» **How to complete this task**: In the data below, find every line with the word "consecutive" and copy it out.
*** Block opens ***
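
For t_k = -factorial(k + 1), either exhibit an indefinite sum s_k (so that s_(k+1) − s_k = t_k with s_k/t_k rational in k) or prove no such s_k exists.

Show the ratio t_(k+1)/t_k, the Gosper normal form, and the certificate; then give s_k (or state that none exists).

The ratio is k + 2.
Factor: A=k + 2; B=1; C=1.
f must satisfy (k + 2)·f(k+1) − (1)·f(k) = 1.
Degrees (1,0,0) ⇒ d ≤ -1.
deg f ≤ -1 is impossible — no certificate.

not Gosper-summable; s_k does not exist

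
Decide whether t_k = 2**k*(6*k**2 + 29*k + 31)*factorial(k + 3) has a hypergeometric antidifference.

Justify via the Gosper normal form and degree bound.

Yes. s_k = 2**k*(3*k + 1)*factorial(k + 3).

Ratio r(k) = 2*(6*k**3 + 65*k**2 + 230*k + 264)/(6*k**2 + 29*k + 31).
Take A(k)=2*k + 8, B(k)=1, C(k)=k**2 + 29*k/6 + 31/6.
Set up (2*k + 8)·f(k+1) − (1)·f(k) − (k**2 + 29*k/6 + 31/6) = 0.
deg f ≤ 1 (via 1,0,2).
Solving with deg f ≤ 1: f(k) = (3*k + 1)/6.
R(k) = B(k−1)·f(k)/C(k) = (3*k + 1)/(6*k**2 + 29*k + 31); s_k = R·t_k = 2**k*(3*k + 1)*factorial(k + 3).
s_(k+1) − s_k = 2**k*(6*k**2 + 29*k + 31)*factorial(k + 3) = t_k.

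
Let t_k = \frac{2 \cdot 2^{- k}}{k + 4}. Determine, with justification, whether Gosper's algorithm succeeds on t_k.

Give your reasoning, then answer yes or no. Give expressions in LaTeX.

No — t_k has no hypergeometric antidifference.

The ratio is (k + 4)/(2*(k + 5)).
So A=k/2 + 2 and B=k + 5, with C=1.
Key eq: (k/2 + 2)·f(k+1) = (k + 4)·f(k) + (1).
From deg A=1, deg B=1, deg C=0: d=-1.
Negative degree bound (-1): no f exists, t_k not Gosper-summable.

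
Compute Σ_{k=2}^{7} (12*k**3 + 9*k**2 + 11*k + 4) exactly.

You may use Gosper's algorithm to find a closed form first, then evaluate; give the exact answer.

Compute t_(k+1)/t_k: get (12*k**3 + 45*k**2 + 65*k + 36)/(12*k**3 + 9*k**2 + 11*k + 4).
Gosper form: A/B · C(k+1)/C(k) with A=1, B=1, C=k**3 + 3*k**2/4 + 11*k/12 + 1/3.
Need (1)·f(k+1) − (1)·f(k) = k**3 + 3*k**2/4 + 11*k/12 + 1/3.
From deg A=0, deg B=0, deg C=3: d=4.
Match coefficients ⇒ f(k) = k**2*(3*k**2 - 3*k + 4)/12.
Certificate R = B(k−1)f/C = k**2*(3*k**2 - 3*k + 4)/(12*k**3 + 9*k**2 + 11*k + 4) gives s_k = k**2*(3*k**2 - 3*k + 4).
Δs = 12*k**3 + 9*k**2 + 11*k + 4, as required.
Sum = s_(8) − s_(2); s_(8) = 11008, s_(2) = 40 ⇒ 10968.

Σ = 10968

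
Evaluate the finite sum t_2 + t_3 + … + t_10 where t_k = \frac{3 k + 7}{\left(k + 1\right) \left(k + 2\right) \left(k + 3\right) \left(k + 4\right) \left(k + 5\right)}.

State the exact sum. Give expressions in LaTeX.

Σ = 3/280

Ratio r(k) = (k + 1)*(3*k + 10)/((k + 6)*(3*k + 7)).
Gosper form: A/B · C(k+1)/C(k) with A=k + 1, B=k + 6, C=k + 7/3.
Key eq: (k + 1)·f(k+1) = (k + 5)·f(k) + (k + 7/3).
From deg A=1, deg B=1, deg C=1: d=4.
Coefficient equations give f(k) = k*(k + 2)*(k**2 + 8*k + 19)/36.
R(k) = B(k−1)·f(k)/C(k) = k*(k + 2)*(k + 5)*(k**2 + 8*k + 19)/(12*(3*k + 7)); s_k = R·t_k = k*(k**2 + 8*k + 19)/(12*(k**3 + 8*k**2 + 19*k + 12)).
Check: Δs_k = (3*k + 7)/(k**5 + 15*k**4 + 85*k**3 + 225*k**2 + 274*k + 120). ✓
Σ_(k=2)^(10) t_k = s_(11) − s_(2) = 209/2520 − (13/180) = 3/280.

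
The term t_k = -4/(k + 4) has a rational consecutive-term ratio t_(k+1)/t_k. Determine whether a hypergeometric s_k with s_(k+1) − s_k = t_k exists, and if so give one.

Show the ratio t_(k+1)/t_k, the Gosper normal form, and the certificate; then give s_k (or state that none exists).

not Gosper-summable; s_k does not exist

The ratio is (k + 4)/(k + 5).
A = k + 4, B = k + 5, C = 1.
Set up (k + 4)·f(k+1) − (k + 4)·f(k) − (1) = 0.
From deg A=1, deg B=1, deg C=0: d=0.
Put f(k) = c0: A·f(k+1) − B(k−1)·f(k) − C = -1; need -1 = 0 — inconsistent ⇒ no f, not summable.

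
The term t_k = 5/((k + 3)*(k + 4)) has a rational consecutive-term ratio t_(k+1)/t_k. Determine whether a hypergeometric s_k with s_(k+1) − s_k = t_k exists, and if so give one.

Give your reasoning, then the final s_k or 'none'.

t_(k+1)/t_k = (k + 3)/(k + 5).
A = k + 3, B = k + 5, C = 1.
Solve (k + 3)·f(k+1) − (k + 4)·f(k) = 1.
From deg A=1, deg B=1, deg C=0: d=1.
Match coefficients ⇒ f(k) = k/3.
So s_k = (B(k−1)f/C)·t_k = (k*(k + 4)/3)·t_k = 5*k/(3*(k + 3)).
Check: Δs_k = 5/(k**2 + 7*k + 12). ✓

s_k = 5*k/(3*(k + 3))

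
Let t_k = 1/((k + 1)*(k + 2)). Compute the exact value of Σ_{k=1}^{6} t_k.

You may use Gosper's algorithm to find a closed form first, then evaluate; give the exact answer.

Σ = 3/8

Step 1: r(k) = (k + 1)/(k + 3).
Gosper form: A/B · C(k+1)/C(k) with A=k + 1, B=k + 3, C=1.
Key eq: (k + 1)·f(k+1) = (k + 2)·f(k) + (1).
Bound: deg f ≤ 1.
Match coefficients ⇒ f(k) = k.
So s_k = (B(k−1)f/C)·t_k = (k*(k + 2))·t_k = k/(k + 1).
Δs = 1/(k**2 + 3*k + 2), as required.
Sum = s_(7) − s_(1); s_(7) = 7/8, s_(1) = 1/2 ⇒ 3/8.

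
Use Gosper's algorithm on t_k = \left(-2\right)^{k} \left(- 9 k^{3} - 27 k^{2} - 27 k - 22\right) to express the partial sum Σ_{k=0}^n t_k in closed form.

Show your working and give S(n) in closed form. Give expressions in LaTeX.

Compute t_(k+1)/t_k: get 2*(-9*k**3 - 54*k**2 - 108*k - 85)/(9*k**3 + 27*k**2 + 27*k + 22).
A = -2, B = 1, C = k**3 + 3*k**2 + 3*k + 22/9.
f must satisfy (-2)·f(k+1) − (1)·f(k) = k**3 + 3*k**2 + 3*k + 22/9.
d = 3 from the (0,0,3) case.
A polynomial solution: f(k) = -(3*k**3 + 3*k**2 - k + 4)/9.
Certificate R = B(k−1)f/C = -(3*k**3 + 3*k**2 - k + 4)/(9*k**3 + 27*k**2 + 27*k + 22) gives s_k = (-2)**k*(3*k**3 + 3*k**2 - k + 4).
Δs = (-2)**k*(-9*k**3 - 27*k**2 - 27*k - 22), as required.
Evaluate: s_(n+1) = (-2)**(n + 1)*(3*n**3 + 12*n**2 + 14*n + 9); subtract s_(0) = 4 ⇒ S(n) = -6*(-2)**n*n**3 - 24*(-2)**n*n**2 - 28*(-2)**n*n - 18*(-2)**n - 4.

S(n) = - 6 \left(-2\right)^{n} n^{3} - 24 \left(-2\right)^{n} n^{2} - 28 \left(-2\right)^{n} n - 18 \left(-2\right)^{n} - 4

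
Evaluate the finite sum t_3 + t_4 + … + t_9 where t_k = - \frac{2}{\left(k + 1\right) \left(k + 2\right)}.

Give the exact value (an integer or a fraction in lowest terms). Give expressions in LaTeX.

Compute t_(k+1)/t_k: get (k + 1)/(k + 3).
So A=k + 1 and B=k + 3, with C=1.
Key eq: (k + 1)·f(k+1) = (k + 2)·f(k) + (1).
d = 1 from the (1,1,0) case.
Solving with deg f ≤ 1: f(k) = k.
R(k) = B(k−1)·f(k)/C(k) = k*(k + 2); s_k = R·t_k = -2*k/(k + 1).
Check: Δs_k = -2/(k**2 + 3*k + 2). ✓
Evaluate s at k=10 and k=3: -20/11 and -3/2; difference -7/22.

Σ = -7/22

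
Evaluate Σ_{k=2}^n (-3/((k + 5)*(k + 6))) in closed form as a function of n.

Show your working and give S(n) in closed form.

S(n) = 3*(1 - n)/(7*(n + 6))

r(k) = (k + 5)/(k + 7) after simplifying.
Normal form (A,B,C) = (k + 5, k + 7, 1).
Need (k + 5)·f(k+1) − (k + 6)·f(k) = 1.
From deg A=1, deg B=1, deg C=0: d=1.
Solve for f: f(k) = k/5 (degree 1 ≤ 1).
R(k) = B(k−1)·f(k)/C(k) = k*(k + 6)/5; s_k = R·t_k = -3*k/(5*k + 25).
s_(k+1) − s_k = -3/(k**2 + 11*k + 30) = t_k.
Σ_(k=2)^n t_k = s_(n+1) − s_(2) = (3*(-n - 1)/(5*(n + 6))) − (-6/35), i.e. 3*(1 - n)/(7*(n + 6)).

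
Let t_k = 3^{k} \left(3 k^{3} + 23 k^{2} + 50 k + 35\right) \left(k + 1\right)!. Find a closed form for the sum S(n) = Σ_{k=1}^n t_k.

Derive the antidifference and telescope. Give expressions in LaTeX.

S(n) = 3 \cdot 3^{n} n^{4} n! + 27 \cdot 3^{n} n^{3} n! + 78 \cdot 3^{n} n^{2} n! + 90 \cdot 3^{n} n n! + 36 \cdot 3^{n} n! - 36

r(k) = 3*(3*k**4 + 38*k**3 + 169*k**2 + 321*k + 222)/(3*k**3 + 23*k**2 + 50*k + 35) after simplifying.
Factor: A=3*k + 6; B=1; C=k**3 + 23*k**2/3 + 50*k/3 + 35/3.
Set up (3*k + 6)·f(k+1) − (1)·f(k) − (k**3 + 23*k**2/3 + 50*k/3 + 35/3) = 0.
Bound: deg f ≤ 2.
Match coefficients ⇒ f(k) = (k**2 + 4*k + 1)/3.
R(k) = B(k−1)·f(k)/C(k) = (k**2 + 4*k + 1)/(3*k**3 + 23*k**2 + 50*k + 35); s_k = R·t_k = 3**k*(k**2 + 4*k + 1)*factorial(k + 1).
Check: Δs_k = 3**k*(3*k**3 + 23*k**2 + 50*k + 35)*factorial(k + 1). ✓
Σ_(k=1)^n t_k = s_(n+1) − s_(1) = (3**(n + 1)*(n**2 + 6*n + 6)*factorial(n + 2)) − (36), i.e. 3*3**n*n**4*factorial(n) + 27*3**n*n**3*factorial(n) + 78*3**n*n**2*factorial(n) + 90*3**n*n*factorial(n) + 36*3**n*factorial(n) - 36.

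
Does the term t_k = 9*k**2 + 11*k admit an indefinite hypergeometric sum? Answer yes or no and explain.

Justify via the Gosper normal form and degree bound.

Yes. s_k = k*(3*k**2 + k - 4).

t_(k+1)/t_k = (9*k**2 + 29*k + 20)/(k*(9*k + 11)).
Gosper form: A/B · C(k+1)/C(k) with A=1, B=1, C=k**2 + 11*k/9.
Solve (1)·f(k+1) − (1)·f(k) = k**2 + 11*k/9.
Bound: deg f ≤ 3.
Coefficient equations give f(k) = k*(k - 1)*(3*k + 4)/9.
So s_k = (B(k−1)f/C)·t_k = ((k - 1)*(3*k + 4)/(9*k + 11))·t_k = k*(3*k**2 + k - 4).
s_(k+1) − s_k = k*(9*k + 11) = t_k.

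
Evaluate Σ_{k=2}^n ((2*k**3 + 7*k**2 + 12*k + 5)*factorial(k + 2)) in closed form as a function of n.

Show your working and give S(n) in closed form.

Step 1: r(k) = (2*k**4 + 19*k**3 + 71*k**2 + 122*k + 78)/(2*k**3 + 7*k**2 + 12*k + 5).
A = k + 3, B = 1, C = k**3 + 7*k**2/2 + 6*k + 5/2.
Solve (k + 3)·f(k+1) − (1)·f(k) = k**3 + 7*k**2/2 + 6*k + 5/2.
Degrees (1,0,3) ⇒ d ≤ 2.
A polynomial solution: f(k) = (2*k**2 - k + 1)/2.
Certificate R = B(k−1)f/C = (2*k**2 - k + 1)/(2*k**3 + 7*k**2 + 12*k + 5) gives s_k = (2*k**2 - k + 1)*factorial(k + 2).
Δs = (2*k**3 + 7*k**2 + 12*k + 5)*factorial(k + 2), as required.
Telescope: S(n) = s_(n+1) − s_(2) = (2*n**2 + 3*n + 2)*factorial(n + 3) − (168) = 2*n**2*factorial(n + 3) + 3*n*factorial(n + 3) + 2*factorial(n + 3) - 168.

S(n) = 2*n**2*factorial(n + 3) + 3*n*factorial(n + 3) + 2*factorial(n + 3) - 168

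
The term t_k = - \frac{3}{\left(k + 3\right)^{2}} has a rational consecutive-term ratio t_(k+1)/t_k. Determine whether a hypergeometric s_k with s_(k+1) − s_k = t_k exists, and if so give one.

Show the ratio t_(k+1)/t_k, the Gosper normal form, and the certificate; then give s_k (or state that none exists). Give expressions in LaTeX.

not Gosper-summable; s_k does not exist

The ratio is (k + 3)**2/(k + 4)**2.
Gosper form: A/B · C(k+1)/C(k) with A=k**2 + 6*k + 9, B=k**2 + 8*k + 16, C=1.
f must satisfy (k**2 + 6*k + 9)·f(k+1) − (k**2 + 6*k + 9)·f(k) = 1.
Degrees (2,2,0) ⇒ d ≤ 0.
Generic f = c0 gives residual -1; -1 = 0 cannot hold, so t_k is not Gosper-summable.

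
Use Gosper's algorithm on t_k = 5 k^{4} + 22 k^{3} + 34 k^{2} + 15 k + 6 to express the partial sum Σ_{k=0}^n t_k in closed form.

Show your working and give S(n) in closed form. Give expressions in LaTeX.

Compute t_(k+1)/t_k: get (5*k**4 + 42*k**3 + 130*k**2 + 169*k + 82)/(5*k**4 + 22*k**3 + 34*k**2 + 15*k + 6).
Gosper form: A/B · C(k+1)/C(k) with A=1, B=1, C=k**4 + 22*k**3/5 + 34*k**2/5 + 3*k + 6/5.
Set up (1)·f(k+1) − (1)·f(k) − (k**4 + 22*k**3/5 + 34*k**2/5 + 3*k + 6/5) = 0.
deg f ≤ 5 (via 0,0,4).
Solve for f: f(k) = k*(k**4 + 3*k**3 + 2*k**2 - 4*k + 4)/5 (degree 5 ≤ 5).
Get s_k = R·t_k = k*(k**4 + 3*k**3 + 2*k**2 - 4*k + 4) with R(k) = B(k−1)f(k)/C(k) = k*(k**4 + 3*k**3 + 2*k**2 - 4*k + 4)/(5*k**4 + 22*k**3 + 34*k**2 + 15*k + 6).
Check: Δs_k = 5*k**4 + 22*k**3 + 34*k**2 + 15*k + 6. ✓
Evaluate: s_(n+1) = n**5 + 8*n**4 + 24*n**3 + 30*n**2 + 19*n + 6; subtract s_(0) = 0 ⇒ S(n) = n**5 + 8*n**4 + 24*n**3 + 30*n**2 + 19*n + 6.

S(n) = n^{5} + 8 n^{4} + 24 n^{3} + 30 n^{2} + 19 n + 6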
*** Block closes ***
» **Answer for this exercise**:
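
The term t_k = -4/(k + 4) has a rational consecutive-term ratio t_(k+1)/t_k. Determine whether a hypergeometric s_k with s_(k+1) − s_k = t_k exists, and if so give one.
The term t_k = 5/((k + 3)*(k + 4)) has a rational consecutive-term ratio t_(k+1)/t_k. Determine whether a hypergeometric s_k with s_(k+1) − s_k = t_k exists, and if so give one.
The term t_k = - \frac{3}{\left(k + 3\right)^{2}} has a rational consecutive-term ratio t_(k+1)/t_k. Determine whether a hypergeometric s_k with s_(k+1) − s_k = t_k exists, and if so give one.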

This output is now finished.